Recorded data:
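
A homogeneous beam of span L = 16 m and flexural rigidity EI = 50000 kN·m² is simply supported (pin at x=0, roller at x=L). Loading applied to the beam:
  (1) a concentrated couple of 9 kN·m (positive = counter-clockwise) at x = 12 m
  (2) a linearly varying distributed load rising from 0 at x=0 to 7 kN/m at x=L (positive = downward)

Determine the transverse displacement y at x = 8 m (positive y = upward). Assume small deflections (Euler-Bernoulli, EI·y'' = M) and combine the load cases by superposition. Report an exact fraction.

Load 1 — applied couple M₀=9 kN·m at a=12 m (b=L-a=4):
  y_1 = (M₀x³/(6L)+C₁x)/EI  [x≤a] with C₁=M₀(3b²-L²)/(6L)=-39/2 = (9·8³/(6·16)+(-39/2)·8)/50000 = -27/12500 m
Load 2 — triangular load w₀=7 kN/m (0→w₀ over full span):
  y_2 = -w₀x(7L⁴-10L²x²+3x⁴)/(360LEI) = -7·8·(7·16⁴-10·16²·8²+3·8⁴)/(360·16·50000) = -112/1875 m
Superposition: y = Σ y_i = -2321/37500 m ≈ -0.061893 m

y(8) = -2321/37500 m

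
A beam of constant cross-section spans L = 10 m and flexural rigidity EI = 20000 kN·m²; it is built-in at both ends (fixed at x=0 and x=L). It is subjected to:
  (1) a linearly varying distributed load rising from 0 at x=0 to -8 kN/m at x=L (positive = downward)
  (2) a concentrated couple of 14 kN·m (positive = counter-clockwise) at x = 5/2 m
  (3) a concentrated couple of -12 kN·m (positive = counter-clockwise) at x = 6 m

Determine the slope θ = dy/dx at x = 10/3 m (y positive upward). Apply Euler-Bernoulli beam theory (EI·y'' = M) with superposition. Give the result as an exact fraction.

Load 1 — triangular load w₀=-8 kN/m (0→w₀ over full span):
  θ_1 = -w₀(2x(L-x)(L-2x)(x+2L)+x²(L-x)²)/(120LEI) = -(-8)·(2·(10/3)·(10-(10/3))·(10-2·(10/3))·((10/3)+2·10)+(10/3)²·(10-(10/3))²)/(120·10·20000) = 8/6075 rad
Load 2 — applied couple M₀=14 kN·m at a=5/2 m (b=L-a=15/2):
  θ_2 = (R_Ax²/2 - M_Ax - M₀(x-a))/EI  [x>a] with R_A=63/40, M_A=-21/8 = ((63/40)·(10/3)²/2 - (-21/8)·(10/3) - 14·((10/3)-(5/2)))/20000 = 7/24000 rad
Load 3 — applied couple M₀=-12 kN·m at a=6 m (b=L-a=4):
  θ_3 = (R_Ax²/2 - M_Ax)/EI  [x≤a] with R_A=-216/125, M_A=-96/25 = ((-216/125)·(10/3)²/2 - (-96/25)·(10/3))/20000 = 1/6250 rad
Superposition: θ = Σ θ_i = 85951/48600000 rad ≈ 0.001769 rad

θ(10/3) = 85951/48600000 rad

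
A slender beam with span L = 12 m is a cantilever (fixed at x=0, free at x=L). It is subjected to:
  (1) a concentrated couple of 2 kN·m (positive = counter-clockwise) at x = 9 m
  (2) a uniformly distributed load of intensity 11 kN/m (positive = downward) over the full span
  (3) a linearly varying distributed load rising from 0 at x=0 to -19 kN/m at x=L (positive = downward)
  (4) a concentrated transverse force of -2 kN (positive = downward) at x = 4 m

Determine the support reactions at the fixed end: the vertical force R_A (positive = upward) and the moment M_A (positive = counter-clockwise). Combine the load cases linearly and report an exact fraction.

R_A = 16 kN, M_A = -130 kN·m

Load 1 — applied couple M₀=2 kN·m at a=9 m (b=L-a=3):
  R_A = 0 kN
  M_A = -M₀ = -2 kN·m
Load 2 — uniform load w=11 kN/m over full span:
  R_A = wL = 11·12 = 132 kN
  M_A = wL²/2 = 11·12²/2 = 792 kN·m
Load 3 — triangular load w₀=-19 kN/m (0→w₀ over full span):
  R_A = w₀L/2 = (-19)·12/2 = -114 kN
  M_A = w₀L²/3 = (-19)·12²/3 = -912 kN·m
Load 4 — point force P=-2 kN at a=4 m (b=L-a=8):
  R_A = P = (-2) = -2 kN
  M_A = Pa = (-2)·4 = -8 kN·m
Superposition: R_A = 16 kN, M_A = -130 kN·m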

---

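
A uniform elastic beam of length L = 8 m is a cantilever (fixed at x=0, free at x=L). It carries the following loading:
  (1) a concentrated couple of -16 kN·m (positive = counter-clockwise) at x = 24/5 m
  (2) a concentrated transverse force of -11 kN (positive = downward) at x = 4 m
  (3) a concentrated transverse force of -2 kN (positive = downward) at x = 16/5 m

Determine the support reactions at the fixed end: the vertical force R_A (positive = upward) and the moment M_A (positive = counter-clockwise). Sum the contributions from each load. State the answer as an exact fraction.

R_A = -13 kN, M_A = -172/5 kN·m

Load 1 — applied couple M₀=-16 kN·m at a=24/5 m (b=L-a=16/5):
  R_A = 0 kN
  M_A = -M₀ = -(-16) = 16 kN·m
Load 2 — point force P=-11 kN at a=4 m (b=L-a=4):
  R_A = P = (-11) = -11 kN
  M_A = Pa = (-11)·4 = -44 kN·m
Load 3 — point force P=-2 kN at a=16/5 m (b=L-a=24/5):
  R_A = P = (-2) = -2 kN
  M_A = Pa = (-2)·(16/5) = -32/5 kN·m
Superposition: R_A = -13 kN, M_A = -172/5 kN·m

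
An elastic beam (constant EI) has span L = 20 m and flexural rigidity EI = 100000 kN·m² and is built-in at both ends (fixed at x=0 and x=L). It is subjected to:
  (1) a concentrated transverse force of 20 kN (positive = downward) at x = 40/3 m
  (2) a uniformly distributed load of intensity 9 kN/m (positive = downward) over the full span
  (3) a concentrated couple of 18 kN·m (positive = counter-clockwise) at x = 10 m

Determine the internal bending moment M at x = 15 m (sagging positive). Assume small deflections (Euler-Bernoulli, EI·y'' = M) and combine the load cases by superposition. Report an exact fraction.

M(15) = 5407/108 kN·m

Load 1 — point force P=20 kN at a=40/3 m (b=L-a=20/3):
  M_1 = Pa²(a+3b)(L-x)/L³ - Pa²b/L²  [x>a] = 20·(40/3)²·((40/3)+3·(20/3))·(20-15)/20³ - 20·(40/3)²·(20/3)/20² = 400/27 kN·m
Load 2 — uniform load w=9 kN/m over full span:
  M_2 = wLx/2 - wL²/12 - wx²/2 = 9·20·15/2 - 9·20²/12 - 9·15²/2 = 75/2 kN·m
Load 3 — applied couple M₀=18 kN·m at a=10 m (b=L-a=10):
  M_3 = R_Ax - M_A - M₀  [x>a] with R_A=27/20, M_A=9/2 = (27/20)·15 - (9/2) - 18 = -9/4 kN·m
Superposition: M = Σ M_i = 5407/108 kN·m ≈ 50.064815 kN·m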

(Required action) Copy out only the lines of the records above from the one with "A homogeneous beam" through the one with "(2) a linearly", exactly as they stand, both included.

(Output below)
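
A homogeneous beam of span L = 16 m and flexural rigidity EI = 50000 kN·m² is simply supported (pin at x=0, roller at x=L). Loading applied to the beam:
  (1) a concentrated couple of 9 kN·m (positive = counter-clockwise) at x = 12 m
  (2) a linearly varying distributed load rising from 0 at x=0 to 7 kN/m at x=L (positive = downward)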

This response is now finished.